▶ [Problem statement]
Of all the lines in the entries below, give again exactly those starting at the line containing "Find the fifth" and ending at the line containing "Suppose X ~ Uniform(a=3, b=7)", both ends included, and no others.

Saved entries
-*-*-

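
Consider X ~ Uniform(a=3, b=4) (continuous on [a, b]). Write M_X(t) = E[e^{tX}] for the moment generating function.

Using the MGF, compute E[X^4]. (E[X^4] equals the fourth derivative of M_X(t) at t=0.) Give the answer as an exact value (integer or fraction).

E[X^4] = D^4[M](0) = 781/5

M_X(t) = (e^(4*t) - e^(3*t))/t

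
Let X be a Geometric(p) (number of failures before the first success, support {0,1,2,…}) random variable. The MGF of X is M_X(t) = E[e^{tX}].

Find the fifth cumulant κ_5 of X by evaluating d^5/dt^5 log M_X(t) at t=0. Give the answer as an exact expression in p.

κ_5 = d^5K/dt^5 |_{t=0} = (p^4 - 15*p^3 + 50*p^2 - 60*p + 24)/p^5

M_X(t) = p/(-(1 - p)*e^(t) + 1)
K_X(t) = log M_X(t) = log(p) - log(-(1 - p)*e^(t) + 1)
dK/dt = (-p*e^(t) + e^(t))/(p*e^(t) - e^(t) + 1)
d^2K/dt^2 = (-p*e^(t) + e^(t))/(p^2*e^(2*t) - 2*p*e^(2*t) + 2*p*e^(t) + e^(2*t) - 2*e^(t) + 1)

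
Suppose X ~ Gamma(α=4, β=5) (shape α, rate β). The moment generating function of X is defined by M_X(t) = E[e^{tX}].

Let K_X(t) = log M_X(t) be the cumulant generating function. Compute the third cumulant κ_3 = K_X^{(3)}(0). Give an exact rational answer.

M_X(t) = 625/(5 - t)^4
K_X(t) = log M_X(t) = -4*log(5 - t) + 4*log(5)
K^(3)(t) = -8/(t^3 - 15*t^2 + 75*t - 125)

κ_3 = K^(3)(0) = 8/125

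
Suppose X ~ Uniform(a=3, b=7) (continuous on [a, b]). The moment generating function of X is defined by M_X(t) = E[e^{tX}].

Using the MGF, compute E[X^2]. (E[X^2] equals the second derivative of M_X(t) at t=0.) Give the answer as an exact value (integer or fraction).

M_X(t) = (e^(7*t) - e^(3*t))/(4*t)
dM/dt = (7*t*e^(7*t) - 3*t*e^(3*t) - e^(7*t) + e^(3*t))/(4*t^2)
d^2M/dt^2 = (49*t^2*e^(7*t) - 9*t^2*e^(3*t) - 14*t*e^(7*t) + 6*t*e^(3*t) + 2*e^(7*t) - 2*e^(3*t))/(4*t^3)

E[X^2] = d^2M/dt^2 |_{t=0} = 79/3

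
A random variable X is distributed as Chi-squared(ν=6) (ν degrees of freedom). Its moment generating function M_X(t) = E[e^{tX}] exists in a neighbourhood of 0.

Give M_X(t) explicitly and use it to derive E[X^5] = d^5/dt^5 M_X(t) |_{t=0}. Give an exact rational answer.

E[X^5] = M^(5)(0) = 80640

M_X(t) = (1 - 2*t)^(-3)
M^(5)(t) = 80640/(256*t^8 - 1024*t^7 + 1792*t^6 - 1792*t^5 + 1120*t^4 - 448*t^3 + 112*t^2 - 16*t + 1)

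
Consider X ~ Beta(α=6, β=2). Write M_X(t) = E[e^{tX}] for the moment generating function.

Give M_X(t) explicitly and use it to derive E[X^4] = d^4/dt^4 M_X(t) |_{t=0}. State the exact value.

E[X^4] = M^(4)(0) = 21/55

M_X(t) = ₁F₁(6; 8; t)
M^(4)(t) = 21*₁F₁(10; 12; t)/55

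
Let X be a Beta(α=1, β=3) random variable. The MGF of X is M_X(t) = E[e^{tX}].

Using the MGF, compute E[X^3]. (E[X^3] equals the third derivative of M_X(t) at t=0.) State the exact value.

M_X(t) = ₁F₁(1; 4; t)
M′(t) = ₁F₁(2; 5; t)/4
M′′(t) = ₁F₁(3; 6; t)/10
M′′′(t) = ₁F₁(4; 7; t)/20

E[X^3] = M′′′(0) = 1/20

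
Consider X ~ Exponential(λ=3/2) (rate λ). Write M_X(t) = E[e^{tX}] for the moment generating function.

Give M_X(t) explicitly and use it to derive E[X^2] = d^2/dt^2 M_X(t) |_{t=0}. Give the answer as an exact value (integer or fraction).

M_X(t) = 3/(2*(3/2 - t))
M′(t) = 6/(4*t^2 - 12*t + 9)
M′′(t) = -24/(8*t^3 - 36*t^2 + 54*t - 27)

E[X^2] = M′′(0) = 8/9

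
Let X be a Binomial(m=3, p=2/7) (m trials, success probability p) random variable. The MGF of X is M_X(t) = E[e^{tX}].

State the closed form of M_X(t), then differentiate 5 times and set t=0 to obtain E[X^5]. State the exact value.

E[X^5] = d^5M/dt^5 |_{t=0} = 4014/343

M_X(t) = (2*e^(t)/7 + 5/7)^3
dM/dt = 24*e^(3*t)/343 + 120*e^(2*t)/343 + 150*e^(t)/343
d^2M/dt^2 = 72*e^(3*t)/343 + 240*e^(2*t)/343 + 150*e^(t)/343
d^3M/dt^3 = 216*e^(3*t)/343 + 480*e^(2*t)/343 + 150*e^(t)/343
d^4M/dt^4 = 648*e^(3*t)/343 + 960*e^(2*t)/343 + 150*e^(t)/343
d^5M/dt^5 = 1944*e^(3*t)/343 + 1920*e^(2*t)/343 + 150*e^(t)/343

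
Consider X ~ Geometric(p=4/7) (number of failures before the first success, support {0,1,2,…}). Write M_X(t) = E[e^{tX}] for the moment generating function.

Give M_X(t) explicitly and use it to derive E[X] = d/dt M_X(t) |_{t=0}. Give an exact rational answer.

M_X(t) = 4/(7*(1 - 3*e^(t)/7))
M^(1)(t) = 12*e^(t)/(9*e^(2*t) - 42*e^(t) + 49)

E[X] = M^(1)(0) = 3/4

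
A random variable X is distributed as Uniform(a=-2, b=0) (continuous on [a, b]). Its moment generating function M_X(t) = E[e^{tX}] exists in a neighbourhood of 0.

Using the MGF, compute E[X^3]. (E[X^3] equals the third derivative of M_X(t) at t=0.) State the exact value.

E[X^3] = M^(3)(0) = -2

M_X(t) = (1 - e^(-2*t))/(2*t)
M^(3)(t) = (4*t^3 + 6*t^2 + 6*t - 3*e^(2*t) + 3)*e^(-2*t)/t^4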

-*-*-

▶ [Reply]
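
Find the fifth cumulant κ_5 of X by evaluating d^5/dt^5 log M_X(t) at t=0. Give the answer as an exact expression in p.

κ_5 = d^5K/dt^5 |_{t=0} = (p^4 - 15*p^3 + 50*p^2 - 60*p + 24)/p^5

M_X(t) = p/(-(1 - p)*e^(t) + 1)
K_X(t) = log M_X(t) = log(p) - log(-(1 - p)*e^(t) + 1)
dK/dt = (-p*e^(t) + e^(t))/(p*e^(t) - e^(t) + 1)
d^2K/dt^2 = (-p*e^(t) + e^(t))/(p^2*e^(2*t) - 2*p*e^(2*t) + 2*p*e^(t) + e^(2*t) - 2*e^(t) + 1)

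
Suppose X ~ Gamma(α=4, β=5) (shape α, rate β). The moment generating function of X is defined by M_X(t) = E[e^{tX}].

Let K_X(t) = log M_X(t) be the cumulant generating function. Compute the third cumulant κ_3 = K_X^{(3)}(0). Give an exact rational answer.

M_X(t) = 625/(5 - t)^4
K_X(t) = log M_X(t) = -4*log(5 - t) + 4*log(5)
K^(3)(t) = -8/(t^3 - 15*t^2 + 75*t - 125)

κ_3 = K^(3)(0) = 8/125

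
Suppose X ~ Uniform(a=3, b=7) (continuous on [a, b]). The moment generating function of X is defined by M_X(t) = E[e^{tX}].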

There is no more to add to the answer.